(Stored items)

■ ■ ■ ■ ■

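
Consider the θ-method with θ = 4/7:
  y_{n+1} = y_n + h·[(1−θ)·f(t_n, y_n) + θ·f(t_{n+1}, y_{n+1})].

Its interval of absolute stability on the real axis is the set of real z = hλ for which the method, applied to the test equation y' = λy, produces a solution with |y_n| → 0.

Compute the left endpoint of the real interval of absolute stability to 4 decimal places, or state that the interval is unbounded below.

unbounded; (−∞, 0).

On y'=λy, z=hλ:
  y_{n+1} = y_n + z·[3/7·y_n + 4/7·y_{n+1}] ⇒ (1 − 4/7z)y_{n+1} = (1 + 3/7z)y_n
  so R(z) = (1 + 3/7z)/(1 − 4/7z).

Need |R(x)|<1, x<0.
x=-0.58: |R|=0.5644
x=-2: |R|=0.0667
x=-10: |R|=0.4894
x=-100: |R|=0.7199
θ=4/7≥1/2 ⇒ |1+3/7x|<|1−4/7x| ∀x<0 ⇒ interval (−∞,0).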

■ ■ ■ ■ ■

§ About this exercise: Copy each line of the data above without altering a single character.

§ Solved exercise:
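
Consider the θ-method with θ = 4/7:
  y_{n+1} = y_n + h·[(1−θ)·f(t_n, y_n) + θ·f(t_{n+1}, y_{n+1})].

Its interval of absolute stability on the real axis is the set of real z = hλ for which the method, applied to the test equation y' = λy, produces a solution with |y_n| → 0.

Compute the left endpoint of the real interval of absolute stability to 4 decimal places, or state that the interval is unbounded below.

unbounded; (−∞, 0).

On y'=λy, z=hλ:
  y_{n+1} = y_n + z·[3/7·y_n + 4/7·y_{n+1}] ⇒ (1 − 4/7z)y_{n+1} = (1 + 3/7z)y_n
  so R(z) = (1 + 3/7z)/(1 − 4/7z).

Need |R(x)|<1, x<0.
x=-0.58: |R|=0.5644
x=-2: |R|=0.0667
x=-10: |R|=0.4894
x=-100: |R|=0.7199
θ=4/7≥1/2 ⇒ |1+3/7x|<|1−4/7x| ∀x<0 ⇒ interval (−∞,0).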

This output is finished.